Dataset items
[Start of section]
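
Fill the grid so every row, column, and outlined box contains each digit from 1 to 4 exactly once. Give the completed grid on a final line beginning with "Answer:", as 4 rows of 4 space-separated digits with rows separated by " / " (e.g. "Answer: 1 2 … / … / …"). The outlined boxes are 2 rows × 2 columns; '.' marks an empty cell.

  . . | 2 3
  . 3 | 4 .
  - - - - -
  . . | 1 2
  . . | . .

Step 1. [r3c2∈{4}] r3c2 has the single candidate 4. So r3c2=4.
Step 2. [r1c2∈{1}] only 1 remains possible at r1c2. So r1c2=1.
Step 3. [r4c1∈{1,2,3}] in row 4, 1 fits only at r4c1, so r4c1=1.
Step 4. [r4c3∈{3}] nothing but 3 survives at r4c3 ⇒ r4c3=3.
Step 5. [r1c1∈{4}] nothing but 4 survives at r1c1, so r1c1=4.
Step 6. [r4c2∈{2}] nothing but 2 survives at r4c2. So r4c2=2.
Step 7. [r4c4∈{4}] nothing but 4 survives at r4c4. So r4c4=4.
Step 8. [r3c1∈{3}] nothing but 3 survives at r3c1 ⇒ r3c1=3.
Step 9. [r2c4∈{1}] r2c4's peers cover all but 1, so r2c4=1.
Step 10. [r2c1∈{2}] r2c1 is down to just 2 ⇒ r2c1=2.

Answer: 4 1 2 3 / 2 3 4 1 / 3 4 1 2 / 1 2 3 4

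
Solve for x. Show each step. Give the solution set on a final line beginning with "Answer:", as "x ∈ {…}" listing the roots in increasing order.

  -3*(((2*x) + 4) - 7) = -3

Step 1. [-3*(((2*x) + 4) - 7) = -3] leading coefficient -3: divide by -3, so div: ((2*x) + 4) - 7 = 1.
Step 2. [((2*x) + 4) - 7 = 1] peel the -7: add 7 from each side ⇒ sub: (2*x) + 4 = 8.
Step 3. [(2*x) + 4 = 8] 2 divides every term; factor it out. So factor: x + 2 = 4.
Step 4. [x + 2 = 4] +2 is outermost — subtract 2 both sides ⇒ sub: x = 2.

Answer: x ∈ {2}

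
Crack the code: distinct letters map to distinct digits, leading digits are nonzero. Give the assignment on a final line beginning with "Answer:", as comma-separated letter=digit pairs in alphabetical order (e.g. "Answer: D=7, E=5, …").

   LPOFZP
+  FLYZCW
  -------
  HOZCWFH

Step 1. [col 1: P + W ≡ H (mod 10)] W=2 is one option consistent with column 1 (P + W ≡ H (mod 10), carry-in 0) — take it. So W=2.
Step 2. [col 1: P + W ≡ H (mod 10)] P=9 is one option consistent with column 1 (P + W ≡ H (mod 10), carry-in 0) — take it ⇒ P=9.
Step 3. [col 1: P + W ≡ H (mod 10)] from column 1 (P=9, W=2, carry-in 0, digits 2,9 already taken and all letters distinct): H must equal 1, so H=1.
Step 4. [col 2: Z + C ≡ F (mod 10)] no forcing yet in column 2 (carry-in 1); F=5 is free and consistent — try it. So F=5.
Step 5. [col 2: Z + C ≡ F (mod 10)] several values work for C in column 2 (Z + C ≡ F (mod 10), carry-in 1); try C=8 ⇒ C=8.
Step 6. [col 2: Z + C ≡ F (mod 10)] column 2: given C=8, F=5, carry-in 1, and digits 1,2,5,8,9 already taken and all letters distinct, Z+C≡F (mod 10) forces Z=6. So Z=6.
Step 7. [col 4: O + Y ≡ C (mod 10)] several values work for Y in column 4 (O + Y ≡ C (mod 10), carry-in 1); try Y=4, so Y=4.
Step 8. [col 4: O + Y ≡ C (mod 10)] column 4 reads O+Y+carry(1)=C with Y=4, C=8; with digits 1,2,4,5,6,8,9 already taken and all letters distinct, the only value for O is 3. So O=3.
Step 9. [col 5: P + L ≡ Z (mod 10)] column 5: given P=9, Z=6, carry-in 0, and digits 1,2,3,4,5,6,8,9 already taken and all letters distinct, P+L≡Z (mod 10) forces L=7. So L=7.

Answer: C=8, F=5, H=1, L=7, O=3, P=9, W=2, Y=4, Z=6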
[End of section]
WHAT YOU WILL DO
Your task is to retype the records precisely as they stand.

PROBLEM SOLUTION
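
Fill the grid so every row, column, and outlined box contains each digit from 1 to 4 exactly once. Give the completed grid on a final line beginning with "Answer:", as 4 rows of 4 space-separated digits with rows separated by " / " (e.g. "Answer: 1 2 … / … / …"). The outlined boxes are 2 rows × 2 columns; '.' marks an empty cell.

  . . | 2 3
  . 3 | 4 .
  - - - - -
  . . | 1 2
  . . | . .

Step 1. [r3c2∈{4}] r3c2 has the single candidate 4. So r3c2=4.
Step 2. [r1c2∈{1}] only 1 remains possible at r1c2. So r1c2=1.
Step 3. [r4c1∈{1,2,3}] in row 4, 1 fits only at r4c1, so r4c1=1.
Step 4. [r4c3∈{3}] nothing but 3 survives at r4c3 ⇒ r4c3=3.
Step 5. [r1c1∈{4}] nothing but 4 survives at r1c1, so r1c1=4.
Step 6. [r4c2∈{2}] nothing but 2 survives at r4c2. So r4c2=2.
Step 7. [r4c4∈{4}] nothing but 4 survives at r4c4. So r4c4=4.
Step 8. [r3c1∈{3}] nothing but 3 survives at r3c1 ⇒ r3c1=3.
Step 9. [r2c4∈{1}] r2c4's peers cover all but 1, so r2c4=1.
Step 10. [r2c1∈{2}] r2c1 is down to just 2 ⇒ r2c1=2.

Answer: 4 1 2 3 / 2 3 4 1 / 3 4 1 2 / 1 2 3 4

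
Solve for x. Show each step. Give the solution set on a final line beginning with "Answer:", as "x ∈ {…}" listing the roots in increasing order.

  -3*(((2*x) + 4) - 7) = -3

Step 1. [-3*(((2*x) + 4) - 7) = -3] leading coefficient -3: divide by -3, so div: ((2*x) + 4) - 7 = 1.
Step 2. [((2*x) + 4) - 7 = 1] peel the -7: add 7 from each side ⇒ sub: (2*x) + 4 = 8.
Step 3. [(2*x) + 4 = 8] 2 divides every term; factor it out. So factor: x + 2 = 4.
Step 4. [x + 2 = 4] +2 is outermost — subtract 2 both sides ⇒ sub: x = 2.

Answer: x ∈ {2}

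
Crack the code: distinct letters map to distinct digits, leading digits are nonzero. Give the assignment on a final line beginning with "Answer:", as comma-separated letter=digit pairs in alphabetical order (e.g. "Answer: D=7, E=5, …").

   LPOFZP
+  FLYZCW
  -------
  HOZCWFH

Step 1. [col 1: P + W ≡ H (mod 10)] W=2 is one option consistent with column 1 (P + W ≡ H (mod 10), carry-in 0) — take it. So W=2.
Step 2. [col 1: P + W ≡ H (mod 10)] P=9 is one option consistent with column 1 (P + W ≡ H (mod 10), carry-in 0) — take it ⇒ P=9.
Step 3. [col 1: P + W ≡ H (mod 10)] from column 1 (P=9, W=2, carry-in 0, digits 2,9 already taken and all letters distinct): H must equal 1, so H=1.
Step 4. [col 2: Z + C ≡ F (mod 10)] no forcing yet in column 2 (carry-in 1); F=5 is free and consistent — try it. So F=5.
Step 5. [col 2: Z + C ≡ F (mod 10)] several values work for C in column 2 (Z + C ≡ F (mod 10), carry-in 1); try C=8 ⇒ C=8.
Step 6. [col 2: Z + C ≡ F (mod 10)] column 2: given C=8, F=5, carry-in 1, and digits 1,2,5,8,9 already taken and all letters distinct, Z+C≡F (mod 10) forces Z=6. So Z=6.
Step 7. [col 4: O + Y ≡ C (mod 10)] several values work for Y in column 4 (O + Y ≡ C (mod 10), carry-in 1); try Y=4, so Y=4.
Step 8. [col 4: O + Y ≡ C (mod 10)] column 4 reads O+Y+carry(1)=C with Y=4, C=8; with digits 1,2,4,5,6,8,9 already taken and all letters distinct, the only value for O is 3. So O=3.
Step 9. [col 5: P + L ≡ Z (mod 10)] column 5: given P=9, Z=6, carry-in 0, and digits 1,2,3,4,5,6,8,9 already taken and all letters distinct, P+L≡Z (mod 10) forces L=7. So L=7.

Answer: C=8, F=5, H=1, L=7, O=3, P=9, W=2, Y=4, Z=6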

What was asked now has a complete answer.